Work item: Reproduce the records in full. Alter nothing.

Available records:
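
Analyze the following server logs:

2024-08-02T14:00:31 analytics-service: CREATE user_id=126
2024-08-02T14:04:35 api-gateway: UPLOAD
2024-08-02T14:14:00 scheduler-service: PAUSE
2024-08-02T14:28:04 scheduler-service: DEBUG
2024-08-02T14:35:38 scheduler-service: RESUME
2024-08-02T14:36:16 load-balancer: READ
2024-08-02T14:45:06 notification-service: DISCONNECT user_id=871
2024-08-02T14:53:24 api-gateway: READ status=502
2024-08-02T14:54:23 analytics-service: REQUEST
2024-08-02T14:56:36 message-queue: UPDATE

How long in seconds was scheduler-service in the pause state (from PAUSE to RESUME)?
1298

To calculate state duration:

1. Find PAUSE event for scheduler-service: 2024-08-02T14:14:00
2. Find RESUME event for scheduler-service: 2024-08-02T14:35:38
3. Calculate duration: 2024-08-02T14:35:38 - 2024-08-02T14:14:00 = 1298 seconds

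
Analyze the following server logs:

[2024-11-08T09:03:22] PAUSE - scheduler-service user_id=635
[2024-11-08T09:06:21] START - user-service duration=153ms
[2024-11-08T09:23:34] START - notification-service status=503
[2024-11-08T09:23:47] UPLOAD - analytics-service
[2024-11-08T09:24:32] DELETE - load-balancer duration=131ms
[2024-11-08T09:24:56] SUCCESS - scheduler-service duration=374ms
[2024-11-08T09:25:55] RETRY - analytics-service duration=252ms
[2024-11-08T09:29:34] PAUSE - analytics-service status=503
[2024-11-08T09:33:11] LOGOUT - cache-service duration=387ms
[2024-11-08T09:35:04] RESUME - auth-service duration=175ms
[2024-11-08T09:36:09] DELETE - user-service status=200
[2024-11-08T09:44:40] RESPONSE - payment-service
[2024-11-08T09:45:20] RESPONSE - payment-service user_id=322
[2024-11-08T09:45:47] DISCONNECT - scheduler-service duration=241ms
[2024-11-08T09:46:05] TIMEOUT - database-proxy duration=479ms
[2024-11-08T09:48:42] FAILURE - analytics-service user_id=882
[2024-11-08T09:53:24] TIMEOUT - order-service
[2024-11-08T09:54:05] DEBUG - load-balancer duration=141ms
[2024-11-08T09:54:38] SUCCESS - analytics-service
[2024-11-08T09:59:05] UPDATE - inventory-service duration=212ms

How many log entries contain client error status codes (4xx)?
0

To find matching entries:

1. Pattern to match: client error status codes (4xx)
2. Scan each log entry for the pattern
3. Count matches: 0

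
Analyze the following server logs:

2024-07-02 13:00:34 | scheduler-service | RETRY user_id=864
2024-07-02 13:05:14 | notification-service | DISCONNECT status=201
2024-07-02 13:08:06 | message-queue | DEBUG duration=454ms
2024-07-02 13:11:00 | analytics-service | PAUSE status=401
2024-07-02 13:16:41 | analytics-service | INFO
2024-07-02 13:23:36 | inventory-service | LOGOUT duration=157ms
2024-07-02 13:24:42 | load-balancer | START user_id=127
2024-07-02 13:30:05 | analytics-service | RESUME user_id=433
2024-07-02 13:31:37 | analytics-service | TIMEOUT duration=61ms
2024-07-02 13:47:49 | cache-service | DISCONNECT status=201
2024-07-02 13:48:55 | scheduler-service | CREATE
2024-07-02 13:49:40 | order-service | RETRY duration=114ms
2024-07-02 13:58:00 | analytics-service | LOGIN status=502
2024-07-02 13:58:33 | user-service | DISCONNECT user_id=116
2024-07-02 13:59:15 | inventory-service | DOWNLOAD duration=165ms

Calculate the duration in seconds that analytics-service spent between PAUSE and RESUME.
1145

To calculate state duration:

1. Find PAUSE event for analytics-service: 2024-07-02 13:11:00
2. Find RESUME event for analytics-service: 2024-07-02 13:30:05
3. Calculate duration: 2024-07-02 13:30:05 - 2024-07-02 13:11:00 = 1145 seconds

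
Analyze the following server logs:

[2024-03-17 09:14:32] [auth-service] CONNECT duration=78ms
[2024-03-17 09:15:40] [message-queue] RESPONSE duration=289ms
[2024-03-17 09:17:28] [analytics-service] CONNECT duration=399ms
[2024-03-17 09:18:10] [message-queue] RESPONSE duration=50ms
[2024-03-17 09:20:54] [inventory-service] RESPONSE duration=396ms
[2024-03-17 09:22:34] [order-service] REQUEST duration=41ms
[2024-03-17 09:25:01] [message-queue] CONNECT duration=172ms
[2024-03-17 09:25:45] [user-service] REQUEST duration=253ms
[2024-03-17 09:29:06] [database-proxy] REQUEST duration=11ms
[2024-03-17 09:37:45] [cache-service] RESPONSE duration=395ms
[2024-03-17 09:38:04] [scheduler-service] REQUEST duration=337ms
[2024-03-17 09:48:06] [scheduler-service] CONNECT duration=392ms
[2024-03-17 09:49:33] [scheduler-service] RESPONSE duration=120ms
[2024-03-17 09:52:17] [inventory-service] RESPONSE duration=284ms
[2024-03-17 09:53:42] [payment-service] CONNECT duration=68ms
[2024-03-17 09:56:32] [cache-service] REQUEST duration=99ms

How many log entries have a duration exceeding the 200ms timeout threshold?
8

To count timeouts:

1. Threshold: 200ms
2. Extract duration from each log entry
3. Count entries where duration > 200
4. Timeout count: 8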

Response to the task:
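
Analyze the following server logs:

2024-08-02T14:00:31 analytics-service: CREATE user_id=126
2024-08-02T14:04:35 api-gateway: UPLOAD
2024-08-02T14:14:00 scheduler-service: PAUSE
2024-08-02T14:28:04 scheduler-service: DEBUG
2024-08-02T14:35:38 scheduler-service: RESUME
2024-08-02T14:36:16 load-balancer: READ
2024-08-02T14:45:06 notification-service: DISCONNECT user_id=871
2024-08-02T14:53:24 api-gateway: READ status=502
2024-08-02T14:54:23 analytics-service: REQUEST
2024-08-02T14:56:36 message-queue: UPDATE

How long in seconds was scheduler-service in the pause state (from PAUSE to RESUME)?
1298

To calculate state duration:

1. Find PAUSE event for scheduler-service: 2024-08-02T14:14:00
2. Find RESUME event for scheduler-service: 2024-08-02T14:35:38
3. Calculate duration: 2024-08-02T14:35:38 - 2024-08-02T14:14:00 = 1298 seconds

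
Analyze the following server logs:

[2024-11-08T09:03:22] PAUSE - scheduler-service user_id=635
[2024-11-08T09:06:21] START - user-service duration=153ms
[2024-11-08T09:23:34] START - notification-service status=503
[2024-11-08T09:23:47] UPLOAD - analytics-service
[2024-11-08T09:24:32] DELETE - load-balancer duration=131ms
[2024-11-08T09:24:56] SUCCESS - scheduler-service duration=374ms
[2024-11-08T09:25:55] RETRY - analytics-service duration=252ms
[2024-11-08T09:29:34] PAUSE - analytics-service status=503
[2024-11-08T09:33:11] LOGOUT - cache-service duration=387ms
[2024-11-08T09:35:04] RESUME - auth-service duration=175ms
[2024-11-08T09:36:09] DELETE - user-service status=200
[2024-11-08T09:44:40] RESPONSE - payment-service
[2024-11-08T09:45:20] RESPONSE - payment-service user_id=322
[2024-11-08T09:45:47] DISCONNECT - scheduler-service duration=241ms
[2024-11-08T09:46:05] TIMEOUT - database-proxy duration=479ms
[2024-11-08T09:48:42] FAILURE - analytics-service user_id=882
[2024-11-08T09:53:24] TIMEOUT - order-service
[2024-11-08T09:54:05] DEBUG - load-balancer duration=141ms
[2024-11-08T09:54:38] SUCCESS - analytics-service
[2024-11-08T09:59:05] UPDATE - inventory-service duration=212ms

How many log entries contain client error status codes (4xx)?
0

To find matching entries:

1. Pattern to match: client error status codes (4xx)
2. Scan each log entry for the pattern
3. Count matches: 0

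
Analyze the following server logs:

2024-07-02 13:00:34 | scheduler-service | RETRY user_id=864
2024-07-02 13:05:14 | notification-service | DISCONNECT status=201
2024-07-02 13:08:06 | message-queue | DEBUG duration=454ms
2024-07-02 13:11:00 | analytics-service | PAUSE status=401
2024-07-02 13:16:41 | analytics-service | INFO
2024-07-02 13:23:36 | inventory-service | LOGOUT duration=157ms
2024-07-02 13:24:42 | load-balancer | START user_id=127
2024-07-02 13:30:05 | analytics-service | RESUME user_id=433
2024-07-02 13:31:37 | analytics-service | TIMEOUT duration=61ms
2024-07-02 13:47:49 | cache-service | DISCONNECT status=201
2024-07-02 13:48:55 | scheduler-service | CREATE
2024-07-02 13:49:40 | order-service | RETRY duration=114ms
2024-07-02 13:58:00 | analytics-service | LOGIN status=502
2024-07-02 13:58:33 | user-service | DISCONNECT user_id=116
2024-07-02 13:59:15 | inventory-service | DOWNLOAD duration=165ms

Calculate the duration in seconds that analytics-service spent between PAUSE and RESUME.
1145

To calculate state duration:

1. Find PAUSE event for analytics-service: 2024-07-02 13:11:00
2. Find RESUME event for analytics-service: 2024-07-02 13:30:05
3. Calculate duration: 2024-07-02 13:30:05 - 2024-07-02 13:11:00 = 1145 seconds

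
Analyze the following server logs:

[2024-03-17 09:14:32] [auth-service] CONNECT duration=78ms
[2024-03-17 09:15:40] [message-queue] RESPONSE duration=289ms
[2024-03-17 09:17:28] [analytics-service] CONNECT duration=399ms
[2024-03-17 09:18:10] [message-queue] RESPONSE duration=50ms
[2024-03-17 09:20:54] [inventory-service] RESPONSE duration=396ms
[2024-03-17 09:22:34] [order-service] REQUEST duration=41ms
[2024-03-17 09:25:01] [message-queue] CONNECT duration=172ms
[2024-03-17 09:25:45] [user-service] REQUEST duration=253ms
[2024-03-17 09:29:06] [database-proxy] REQUEST duration=11ms
[2024-03-17 09:37:45] [cache-service] RESPONSE duration=395ms
[2024-03-17 09:38:04] [scheduler-service] REQUEST duration=337ms
[2024-03-17 09:48:06] [scheduler-service] CONNECT duration=392ms
[2024-03-17 09:49:33] [scheduler-service] RESPONSE duration=120ms
[2024-03-17 09:52:17] [inventory-service] RESPONSE duration=284ms
[2024-03-17 09:53:42] [payment-service] CONNECT duration=68ms
[2024-03-17 09:56:32] [cache-service] REQUEST duration=99ms

How many log entries have a duration exceeding the 200ms timeout threshold?
8

To count timeouts:

1. Threshold: 200ms
2. Extract duration from each log entry
3. Count entries where duration > 200
4. Timeout count: 8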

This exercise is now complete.